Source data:
_ _ _ _ _

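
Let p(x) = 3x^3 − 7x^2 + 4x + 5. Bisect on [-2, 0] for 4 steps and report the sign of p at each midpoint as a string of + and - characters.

p(-1) = -9 < 0, so the root lies in [-1, 0]
p(-0.5) = 0.875 > 0, so the root lies in [-1, -0.5]
p(-0.75) = -3.203125 < 0, so the root lies in [-0.75, -0.5]
p(-0.625) = -0.9668 < 0, so the root lies in [-0.625, -0.5]

-+--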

_ _ _ _ _

■ What you need to do: Return the entries above in full and exactly as written.

■ Exercise answer:
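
Let p(x) = 3x^3 − 7x^2 + 4x + 5. Bisect on [-2, 0] for 4 steps and report the sign of p at each midpoint as a string of + and - characters.

p(-1) = -9 < 0, so the root lies in [-1, 0]
p(-0.5) = 0.875 > 0, so the root lies in [-1, -0.5]
p(-0.75) = -3.203125 < 0, so the root lies in [-0.75, -0.5]
p(-0.625) = -0.9668 < 0, so the root lies in [-0.625, -0.5]

-+--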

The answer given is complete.